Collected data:
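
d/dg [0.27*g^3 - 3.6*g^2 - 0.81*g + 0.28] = 0.81*g^2 - 7.2*g - 0.81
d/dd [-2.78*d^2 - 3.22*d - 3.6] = -5.56*d - 3.22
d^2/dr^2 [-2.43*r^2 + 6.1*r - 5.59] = -4.86000000000000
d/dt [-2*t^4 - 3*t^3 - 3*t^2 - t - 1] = -8*t^3 - 9*t^2 - 6*t - 1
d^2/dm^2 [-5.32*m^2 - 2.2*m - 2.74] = -10.6400000000000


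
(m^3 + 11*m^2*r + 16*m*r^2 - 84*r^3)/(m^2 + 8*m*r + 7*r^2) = (m^2 + 4*m*r - 12*r^2)/(m + r)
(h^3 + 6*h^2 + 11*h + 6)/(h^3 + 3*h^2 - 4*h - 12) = (h + 1)/(h - 2)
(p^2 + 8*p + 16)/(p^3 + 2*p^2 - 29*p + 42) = (p^2 + 8*p + 16)/(p^3 + 2*p^2 - 29*p + 42)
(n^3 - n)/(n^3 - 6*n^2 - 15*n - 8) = n*(n - 1)/(n^2 - 7*n - 8)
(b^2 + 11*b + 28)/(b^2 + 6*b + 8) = (b + 7)/(b + 2)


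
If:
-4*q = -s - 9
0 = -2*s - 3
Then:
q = 15/8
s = -3/2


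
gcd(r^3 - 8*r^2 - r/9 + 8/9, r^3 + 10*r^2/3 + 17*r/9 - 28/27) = r - 1/3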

Task statement
The records must be given again in full, exactly as shown.

Output below
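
d/dg [0.27*g^3 - 3.6*g^2 - 0.81*g + 0.28] = 0.81*g^2 - 7.2*g - 0.81
d/dd [-2.78*d^2 - 3.22*d - 3.6] = -5.56*d - 3.22
d^2/dr^2 [-2.43*r^2 + 6.1*r - 5.59] = -4.86000000000000
d/dt [-2*t^4 - 3*t^3 - 3*t^2 - t - 1] = -8*t^3 - 9*t^2 - 6*t - 1
d^2/dm^2 [-5.32*m^2 - 2.2*m - 2.74] = -10.6400000000000


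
(m^3 + 11*m^2*r + 16*m*r^2 - 84*r^3)/(m^2 + 8*m*r + 7*r^2) = (m^2 + 4*m*r - 12*r^2)/(m + r)
(h^3 + 6*h^2 + 11*h + 6)/(h^3 + 3*h^2 - 4*h - 12) = (h + 1)/(h - 2)
(p^2 + 8*p + 16)/(p^3 + 2*p^2 - 29*p + 42) = (p^2 + 8*p + 16)/(p^3 + 2*p^2 - 29*p + 42)
(n^3 - n)/(n^3 - 6*n^2 - 15*n - 8) = n*(n - 1)/(n^2 - 7*n - 8)
(b^2 + 11*b + 28)/(b^2 + 6*b + 8) = (b + 7)/(b + 2)


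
If:
-4*q = -s - 9
0 = -2*s - 3
Then:
q = 15/8
s = -3/2


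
gcd(r^3 - 8*r^2 - r/9 + 8/9, r^3 + 10*r^2/3 + 17*r/9 - 28/27) = r - 1/3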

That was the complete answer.